**Task instructions**
Locate the line that contains "Lateness of a" in the entries below. Retype it and all following lines through the final one, character for character.

*** Opening of Data extract ***

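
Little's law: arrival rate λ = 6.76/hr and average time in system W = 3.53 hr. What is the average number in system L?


Little's law: L = λ × W
= 6.76 × 3.53
= 23.86


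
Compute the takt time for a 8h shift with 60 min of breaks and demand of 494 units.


Available = 8×60 - 60 = 420 min
Takt time = 420 / 494
= 0.85 min/unit


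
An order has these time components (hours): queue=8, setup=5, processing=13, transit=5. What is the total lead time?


Lead time = queue + setup + processing + transit
= 8 + 5 + 13 + 5
= 31 hours


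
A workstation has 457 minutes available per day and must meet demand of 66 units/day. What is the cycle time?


Cycle time = available time / demand
= 457 / 66
= 6.92 min/unit


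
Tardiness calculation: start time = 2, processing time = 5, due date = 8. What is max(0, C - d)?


Completion = start + processing = 2 + 5 = 7
Tardiness = max(0, C - d) = max(0, 7 - 8)
= max(0, -1)
= 0


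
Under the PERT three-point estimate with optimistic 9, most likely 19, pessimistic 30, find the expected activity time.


te = (o + 4m + p) / 6
= (9 + 4×19 + 30) / 6
= (9 + 76 + 30) / 6
= 115 / 6
= 19.17


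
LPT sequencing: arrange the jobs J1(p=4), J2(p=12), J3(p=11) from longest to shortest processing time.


LPT: sort by longest processing time first
  J2: p=12
  J3: p=11
  J1: p=4
Order: J2 → J3 → J1


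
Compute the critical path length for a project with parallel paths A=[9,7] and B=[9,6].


Path A: 9 + 7 = 16
Path B: 9 + 6 = 15
Critical path = longest = max(16, 15)
= 16 (Path A)


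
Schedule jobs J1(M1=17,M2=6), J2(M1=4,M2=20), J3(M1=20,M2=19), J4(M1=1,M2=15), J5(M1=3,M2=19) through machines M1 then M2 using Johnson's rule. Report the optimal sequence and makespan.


Johnson's rule:
Group 1 (M1≤M2, sort by M1): ['J4', 'J5', 'J2']
Group 2 (M1>M2, sort desc M2): ['J3', 'J1']
Sequence: J4 → J5 → J2 → J3 → J1
Makespan calculation:
  J4: M1 done=1, M2 done=16
  J5: M1 done=4, M2 done=35
  J2: M1 done=8, M2 done=55
  J3: M1 done=28, M2 done=74
  J1: M1 done=45, M2 done=80
= Sequence: J4 → J5 → J2 → J3 → J1, Makespan: 80


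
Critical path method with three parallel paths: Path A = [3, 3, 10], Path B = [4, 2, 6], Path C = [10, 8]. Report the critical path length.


Path A: 3 + 3 + 10 = 16
Path B: 4 + 2 + 6 = 12
Path C: 10 + 8 = 18
Critical path = longest = max(16, 12, 18)
= 18 (Path C)


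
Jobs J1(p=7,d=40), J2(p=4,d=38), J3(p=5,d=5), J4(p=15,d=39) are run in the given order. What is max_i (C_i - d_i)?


Lateness per job (L = C - d):
  J1: C=7, d=40, L=-33
  J2: C=11, d=38, L=-27
  J3: C=16, d=5, L=11
  J4: C=31, d=39, L=-8
Lmax = max(-33, -27, 11, -8)
= 11


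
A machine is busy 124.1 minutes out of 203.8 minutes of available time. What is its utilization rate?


Utilization = busy / total × 100
= 124.1 / 203.8 × 100
= 60.9%


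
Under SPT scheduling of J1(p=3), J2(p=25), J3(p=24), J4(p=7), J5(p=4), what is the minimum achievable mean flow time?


SPT order: J1 → J5 → J4 → J3 → J2
Completion times:
  J1: C=3
  J5: C=7
  J4: C=14
  J3: C=38
  J2: C=63
Sum = 125, n = 5
Mean flow = 125/5
= 25.00


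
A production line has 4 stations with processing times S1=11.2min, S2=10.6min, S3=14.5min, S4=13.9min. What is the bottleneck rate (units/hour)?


Bottleneck = longest station time
Station times: [11.2, 10.6, 14.5, 13.9]
Max = 14.5 min
Rate = 60 / 14.5
= 4.14 units/hour (bottleneck: 14.5min)


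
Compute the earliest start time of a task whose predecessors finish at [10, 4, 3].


ES = max of all predecessor completion times
Predecessors: [10, 4, 3]
ES = max(10, 4, 3)
= 10


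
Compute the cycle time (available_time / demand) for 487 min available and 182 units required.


Cycle time = available time / demand
= 487 / 182
= 2.68 min/unit


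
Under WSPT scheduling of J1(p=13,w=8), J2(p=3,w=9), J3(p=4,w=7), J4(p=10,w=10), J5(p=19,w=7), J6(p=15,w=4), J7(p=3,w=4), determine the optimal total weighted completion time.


WSPT order (by p/w): J2 → J3 → J7 → J4 → J1 → J5 → J6
  J2: C=3, w·C=9×3=27
  J3: C=7, w·C=7×7=49
  J7: C=10, w·C=4×10=40
  J4: C=20, w·C=10×20=200
  J1: C=33, w·C=8×33=264
  J5: C=52, w·C=7×52=364
  J6: C=67, w·C=4×67=268
Σ w·C = 1212
= 1212


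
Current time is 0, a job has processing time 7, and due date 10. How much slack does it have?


Slack = due - current_time - processing
= 10 - 0 - 7
= 3


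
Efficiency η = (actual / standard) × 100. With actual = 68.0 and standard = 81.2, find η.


Efficiency = (actual / standard) × 100
= (68.0 / 81.2) × 100
= 83.7%


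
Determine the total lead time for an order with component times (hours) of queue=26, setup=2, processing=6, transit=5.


Lead time = queue + setup + processing + transit
= 26 + 2 + 6 + 5
= 39 hours


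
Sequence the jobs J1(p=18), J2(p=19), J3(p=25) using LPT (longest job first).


LPT: sort by longest processing time first
  J3: p=25
  J2: p=19
  J1: p=18
Order: J3 → J2 → J1


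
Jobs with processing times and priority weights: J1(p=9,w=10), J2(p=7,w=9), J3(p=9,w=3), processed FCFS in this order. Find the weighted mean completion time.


Completion times:
  J1: C=9, w×C=10×9=90
  J2: C=16, w×C=9×16=144
  J3: C=25, w×C=3×25=75
Sum w×C = 309
Sum w = 22
Weighted avg = 309/22
= 14.05


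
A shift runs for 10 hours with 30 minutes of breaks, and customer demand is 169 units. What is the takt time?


Available = 10×60 - 30 = 570 min
Takt time = 570 / 169
= 3.37 min/unit


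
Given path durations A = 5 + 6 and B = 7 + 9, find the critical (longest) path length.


Path A: 5 + 6 = 11
Path B: 7 + 9 = 16
Critical path = longest = max(11, 16)
= 16 (Path B)


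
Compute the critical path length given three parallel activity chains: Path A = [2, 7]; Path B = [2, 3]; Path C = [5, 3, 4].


Path A: 2 + 7 = 9
Path B: 2 + 3 = 5
Path C: 5 + 3 + 4 = 12
Critical path = longest = max(9, 5, 12)
= 12 (Path C)


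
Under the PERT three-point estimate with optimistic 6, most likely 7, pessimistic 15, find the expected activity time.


te = (o + 4m + p) / 6
= (6 + 4×7 + 15) / 6
= (6 + 28 + 15) / 6
= 49 / 6
= 8.17


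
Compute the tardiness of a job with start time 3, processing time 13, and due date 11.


Completion = start + processing = 3 + 13 = 16
Tardiness = max(0, C - d) = max(0, 16 - 11)
= max(0, 5)
= 5


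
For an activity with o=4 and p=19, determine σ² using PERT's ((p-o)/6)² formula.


σ² = ((p - o) / 6)² = (p - o)² / 36
= (19 - 4)² / 36
= 15² / 36
= 225 / 36
= 6.2500


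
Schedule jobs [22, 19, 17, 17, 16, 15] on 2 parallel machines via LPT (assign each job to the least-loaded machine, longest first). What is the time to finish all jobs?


Jobs (LPT sorted): [22, 19, 17, 17, 16, 15]
Machines: 2
  J=22 → Machine 1 (load: 0+22=22)
  J=19 → Machine 2 (load: 0+19=19)
  J=17 → Machine 2 (load: 19+17=36)
  J=17 → Machine 1 (load: 22+17=39)
  J=16 → Machine 2 (load: 36+16=52)
  J=15 → Machine 1 (load: 39+15=54)
Machine loads: [54, 52]
Makespan = max = 54 time units


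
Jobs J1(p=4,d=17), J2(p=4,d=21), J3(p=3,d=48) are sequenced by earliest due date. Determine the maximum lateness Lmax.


EDD order: J1 → J2 → J3
Completion and lateness:
  J1: C=4, d=17, L=4-17=-13
  J2: C=8, d=21, L=8-21=-13
  J3: C=11, d=48, L=11-48=-37
Lmax = max(-13, -13, -37)
= -13


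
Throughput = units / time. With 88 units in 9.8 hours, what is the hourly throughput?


Throughput = units / time
= 88 / 9.8
= 9.0 units/hour


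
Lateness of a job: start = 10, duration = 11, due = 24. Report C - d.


Completion = 10 + 11 = 21
Lateness = C - d = 21 - 24
= -3


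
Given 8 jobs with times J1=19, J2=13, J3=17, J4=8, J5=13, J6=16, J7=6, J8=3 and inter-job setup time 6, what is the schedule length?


Makespan = Σ processing + (n-1) × setup
= (19 + 13 + 17 + 8 + 13 + 16 + 6 + 3) + (8-1)×6
= 95 + 42
= 137 time units


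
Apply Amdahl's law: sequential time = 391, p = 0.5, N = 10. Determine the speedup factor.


Amdahl's law: T_p = T × ((1-p) + p/N)
= 391 × ((1-0.5) + 0.5/10)
= 391 × (0.50 + 0.0500)
= 391 × 0.5500
= 215.05
Speedup = 391/215.05
= 1.82×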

*** Close of Data extract ***

**Written solution**
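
Lateness of a job: start = 10, duration = 11, due = 24. Report C - d.


Completion = 10 + 11 = 21
Lateness = C - d = 21 - 24
= -3


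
Given 8 jobs with times J1=19, J2=13, J3=17, J4=8, J5=13, J6=16, J7=6, J8=3 and inter-job setup time 6, what is the schedule length?


Makespan = Σ processing + (n-1) × setup
= (19 + 13 + 17 + 8 + 13 + 16 + 6 + 3) + (8-1)×6
= 95 + 42
= 137 time units


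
Apply Amdahl's law: sequential time = 391, p = 0.5, N = 10. Determine the speedup factor.


Amdahl's law: T_p = T × ((1-p) + p/N)
= 391 × ((1-0.5) + 0.5/10)
= 391 × (0.50 + 0.0500)
= 391 × 0.5500
= 215.05
Speedup = 391/215.05
= 1.82×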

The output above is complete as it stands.